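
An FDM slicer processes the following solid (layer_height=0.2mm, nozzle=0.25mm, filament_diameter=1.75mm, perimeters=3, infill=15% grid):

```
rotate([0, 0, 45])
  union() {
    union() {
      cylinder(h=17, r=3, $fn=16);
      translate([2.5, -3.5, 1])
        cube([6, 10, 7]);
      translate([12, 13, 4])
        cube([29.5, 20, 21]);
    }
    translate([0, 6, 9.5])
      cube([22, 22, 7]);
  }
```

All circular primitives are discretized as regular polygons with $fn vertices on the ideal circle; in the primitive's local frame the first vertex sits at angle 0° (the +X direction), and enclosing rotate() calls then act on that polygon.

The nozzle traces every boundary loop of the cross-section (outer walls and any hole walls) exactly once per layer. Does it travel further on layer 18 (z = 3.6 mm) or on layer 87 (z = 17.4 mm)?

layer 87 (z = 17.4 mm)

Layer 18 (z = 3.6): the r=3 cylinder contributes a regular 16-gon of circumradius 3 (perimeter = 2·16·3.000·sin(180°/16) = 18.73 mm); the cube at (2.5, -3.5) (footprint 6×10) is included at this height (perimeter 32.00 mm); the cube at (12, 13) is absent (z outside [4, 25]); Taking the union: the regions partially overlap (shared area 1.00 mm²), so the edge portions inside another operand are dropped and the merged outline is re-measured after clipping — boundary = 44.30 mm; the cube at (0, 6) does not reach this height (z outside [9.5, 16.5]); Merging all regions: only that combined region is present, so the union is just that shape — boundary = 44.30 mm; (whole slice rotated 45° about Z — lengths, areas and connectivity unchanged). So its perimeter = 44.30 mm. Layer 87 (z = 17.4): the cylinder is absent (z outside [0, 17]); the cube at (2.5, -3.5) is not intersected at this z (z outside [1, 8]); the 29.5×20 cube at (12, 13) contributes its full rectangle (perimeter 99.00 mm); Taking the union: only the 29.5×20 cube at (12, 13) is present, so the union is just that shape — boundary = 99.00 mm; the cube at (0, 6) does not reach this height (z outside [9.5, 16.5]); Taking the union: only the result so far is present, so the union is just that shape — boundary = 99.00 mm; (whole slice rotated 45° about Z — lengths, areas and connectivity unchanged). So its perimeter = 99.00 mm. Layer 87 is larger (99.00 vs 44.30 mm).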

- _Work task_: Retype exactly the lines from the first line of the records above through the line containing "All circular primitives", both included, and nothing else.

- _Task result_:
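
An FDM slicer processes the following solid (layer_height=0.2mm, nozzle=0.25mm, filament_diameter=1.75mm, perimeters=3, infill=15% grid):

```
rotate([0, 0, 45])
  union() {
    union() {
      cylinder(h=17, r=3, $fn=16);
      translate([2.5, -3.5, 1])
        cube([6, 10, 7]);
      translate([12, 13, 4])
        cube([29.5, 20, 21]);
    }
    translate([0, 6, 9.5])
      cube([22, 22, 7]);
  }
```

All circular primitives are discretized as regular polygons with $fn vertices on the ideal circle; in the primitive's local frame the first vertex sits at angle 0° (the +X direction), and enclosing rotate() calls then act on that polygon.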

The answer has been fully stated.